YOUR ASSIGNMENT ->
Your answer should reproduce the full set of records exactly as given.

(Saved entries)
·····

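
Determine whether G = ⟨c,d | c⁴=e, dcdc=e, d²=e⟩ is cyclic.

Every cyclic group is abelian. But c·d = cd while d·c = c³d, so c·d ≠ d·c and G is not abelian. Hence G is not cyclic.

Answer: No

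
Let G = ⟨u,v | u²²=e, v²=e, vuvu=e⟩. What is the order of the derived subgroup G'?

G' = [G, G] is generated by all commutators. The generator-pair commutators are: [u, v] = u².
The subgroup they normally generate is {e, u², u⁴, u⁶, u⁸, u¹⁰, u¹², u¹⁴, u¹⁶, u¹⁸, u²⁰}, of order 11.
Check: |G/G'| = 44/11 = 4 is the order of the abelianisation.

Answer: 11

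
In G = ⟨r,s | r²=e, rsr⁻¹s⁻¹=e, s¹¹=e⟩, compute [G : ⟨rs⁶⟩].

First find ord(rs⁶) by computing successive powers:
  (rs⁶)¹ = rs⁶, (rs⁶)² = s, (rs⁶)³ = rs⁷, (rs⁶)⁴ = s², (rs⁶)⁵ = rs⁸, (rs⁶)⁶ = s³, (rs⁶)⁷ = rs⁹, (rs⁶)⁸ = s⁴, (rs⁶)⁹ = rs¹⁰, (rs⁶)¹⁰ = s⁵, (rs⁶)¹¹ = r, (rs⁶)¹² = s⁶, (rs⁶)¹³ = rs, (rs⁶)¹⁴ = s⁷, (rs⁶)¹⁵ = rs², (rs⁶)¹⁶ = s⁸, (rs⁶)¹⁷ = rs³, (rs⁶)¹⁸ = s⁹, (rs⁶)¹⁹ = rs⁴, (rs⁶)²⁰ = s¹⁰, (rs⁶)²¹ = rs⁵, (rs⁶)²² = e.
So |⟨rs⁶⟩| = ord(rs⁶) = 22. With |G| = 22, by Lagrange [G : ⟨rs⁶⟩] = 22/22 = 1.

Answer: 1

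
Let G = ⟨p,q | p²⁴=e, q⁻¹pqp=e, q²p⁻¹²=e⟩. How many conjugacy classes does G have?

The conjugacy classes (representative and size) are:
  [e] (size 1), [p] (size 2), [p²] (size 2), [p³] (size 2), [p⁴] (size 2), [p⁵] (size 2), [p¹⁸] (size 2), [p⁷] (size 2), [p¹⁶] (size 2), [p¹⁵] (size 2), [p¹⁴] (size 2), [p¹³] (size 2), [p¹²] (size 1), [p⁶q] (size 12), [p⁵q⁻¹] (size 12).
Class equation: 1 + 2 + 2 + 2 + 2 + 2 + 2 + 2 + 2 + 2 + 2 + 2 + 1 + 12 + 12 = 48 = |G|. So G has 15 conjugacy classes.

Answer: 15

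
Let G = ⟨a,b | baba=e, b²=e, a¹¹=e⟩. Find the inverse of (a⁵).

The order of (a⁵) is 11 (smallest k with (a⁵)ᵏ = e), so (a⁵)⁻¹ = (a⁵)¹⁰ = a⁶.
Check: (a⁵) · (a⁶) → (a⁵) · a⁶ = e, giving e as required.

Answer: a⁶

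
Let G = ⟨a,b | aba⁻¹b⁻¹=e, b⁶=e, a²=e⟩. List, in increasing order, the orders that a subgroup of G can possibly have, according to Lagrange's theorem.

|G| = 12 = 2² · 3. By Lagrange's theorem the order of any subgroup divides 12; the divisors of 12 are 1, 2, 3, 4, 6, 12.

Answer: 1, 2, 3, 4, 6, 12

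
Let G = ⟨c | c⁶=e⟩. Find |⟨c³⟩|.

|⟨c³⟩| equals the order of c³. Compute successive powers until reaching e:
  (c³)¹ = c³, (c³)² = e.
The smallest positive k with (c³)ᵏ = e is 2, so |⟨c³⟩| = 2.

Answer: 2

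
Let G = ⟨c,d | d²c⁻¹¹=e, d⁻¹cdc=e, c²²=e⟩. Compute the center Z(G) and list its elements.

An element z ∈ Z(G) iff z commutes with every generator.
For example c¹¹ is central: (c¹¹)·c = c¹² = c·(c¹¹); (c¹¹)·d = d⁻¹ = d·(c¹¹).
Whereas c ∉ Z(G) since c·d = cd ≠ c¹⁰d⁻¹ = d·c.
Checking each of the 44 elements this way gives Z(G) = {e, c¹¹}, of order 2.

Answer: {e, c¹¹}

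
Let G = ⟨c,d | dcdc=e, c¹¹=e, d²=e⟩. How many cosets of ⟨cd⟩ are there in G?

First find ord(cd) by computing successive powers:
  (cd)¹ = cd, (cd)² = e.
So |⟨cd⟩| = ord(cd) = 2. With |G| = 22, by Lagrange [G : ⟨cd⟩] = 22/2 = 11.

Answer: 11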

·····

RESULT FOR THIS TASK ->
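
Determine whether G = ⟨c,d | c⁴=e, dcdc=e, d²=e⟩ is cyclic.

Every cyclic group is abelian. But c·d = cd while d·c = c³d, so c·d ≠ d·c and G is not abelian. Hence G is not cyclic.

Answer: No

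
Let G = ⟨u,v | u²²=e, v²=e, vuvu=e⟩. What is the order of the derived subgroup G'?

G' = [G, G] is generated by all commutators. The generator-pair commutators are: [u, v] = u².
The subgroup they normally generate is {e, u², u⁴, u⁶, u⁸, u¹⁰, u¹², u¹⁴, u¹⁶, u¹⁸, u²⁰}, of order 11.
Check: |G/G'| = 44/11 = 4 is the order of the abelianisation.

Answer: 11

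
In G = ⟨r,s | r²=e, rsr⁻¹s⁻¹=e, s¹¹=e⟩, compute [G : ⟨rs⁶⟩].

First find ord(rs⁶) by computing successive powers:
  (rs⁶)¹ = rs⁶, (rs⁶)² = s, (rs⁶)³ = rs⁷, (rs⁶)⁴ = s², (rs⁶)⁵ = rs⁸, (rs⁶)⁶ = s³, (rs⁶)⁷ = rs⁹, (rs⁶)⁸ = s⁴, (rs⁶)⁹ = rs¹⁰, (rs⁶)¹⁰ = s⁵, (rs⁶)¹¹ = r, (rs⁶)¹² = s⁶, (rs⁶)¹³ = rs, (rs⁶)¹⁴ = s⁷, (rs⁶)¹⁵ = rs², (rs⁶)¹⁶ = s⁸, (rs⁶)¹⁷ = rs³, (rs⁶)¹⁸ = s⁹, (rs⁶)¹⁹ = rs⁴, (rs⁶)²⁰ = s¹⁰, (rs⁶)²¹ = rs⁵, (rs⁶)²² = e.
So |⟨rs⁶⟩| = ord(rs⁶) = 22. With |G| = 22, by Lagrange [G : ⟨rs⁶⟩] = 22/22 = 1.

Answer: 1

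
Let G = ⟨p,q | p²⁴=e, q⁻¹pqp=e, q²p⁻¹²=e⟩. How many conjugacy classes does G have?

The conjugacy classes (representative and size) are:
  [e] (size 1), [p] (size 2), [p²] (size 2), [p³] (size 2), [p⁴] (size 2), [p⁵] (size 2), [p¹⁸] (size 2), [p⁷] (size 2), [p¹⁶] (size 2), [p¹⁵] (size 2), [p¹⁴] (size 2), [p¹³] (size 2), [p¹²] (size 1), [p⁶q] (size 12), [p⁵q⁻¹] (size 12).
Class equation: 1 + 2 + 2 + 2 + 2 + 2 + 2 + 2 + 2 + 2 + 2 + 2 + 1 + 12 + 12 = 48 = |G|. So G has 15 conjugacy classes.

Answer: 15

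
Let G = ⟨a,b | baba=e, b²=e, a¹¹=e⟩. Find the inverse of (a⁵).

The order of (a⁵) is 11 (smallest k with (a⁵)ᵏ = e), so (a⁵)⁻¹ = (a⁵)¹⁰ = a⁶.
Check: (a⁵) · (a⁶) → (a⁵) · a⁶ = e, giving e as required.

Answer: a⁶

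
Let G = ⟨a,b | aba⁻¹b⁻¹=e, b⁶=e, a²=e⟩. List, in increasing order, the orders that a subgroup of G can possibly have, according to Lagrange's theorem.

|G| = 12 = 2² · 3. By Lagrange's theorem the order of any subgroup divides 12; the divisors of 12 are 1, 2, 3, 4, 6, 12.

Answer: 1, 2, 3, 4, 6, 12

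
Let G = ⟨c | c⁶=e⟩. Find |⟨c³⟩|.

|⟨c³⟩| equals the order of c³. Compute successive powers until reaching e:
  (c³)¹ = c³, (c³)² = e.
The smallest positive k with (c³)ᵏ = e is 2, so |⟨c³⟩| = 2.

Answer: 2

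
Let G = ⟨c,d | d²c⁻¹¹=e, d⁻¹cdc=e, c²²=e⟩. Compute the center Z(G) and list its elements.

An element z ∈ Z(G) iff z commutes with every generator.
For example c¹¹ is central: (c¹¹)·c = c¹² = c·(c¹¹); (c¹¹)·d = d⁻¹ = d·(c¹¹).
Whereas c ∉ Z(G) since c·d = cd ≠ c¹⁰d⁻¹ = d·c.
Checking each of the 44 elements this way gives Z(G) = {e, c¹¹}, of order 2.

Answer: {e, c¹¹}

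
Let G = ⟨c,d | dcdc=e, c¹¹=e, d²=e⟩. How many cosets of ⟨cd⟩ are there in G?

First find ord(cd) by computing successive powers:
  (cd)¹ = cd, (cd)² = e.
So |⟨cd⟩| = ord(cd) = 2. With |G| = 22, by Lagrange [G : ⟨cd⟩] = 22/2 = 11.

Answer: 11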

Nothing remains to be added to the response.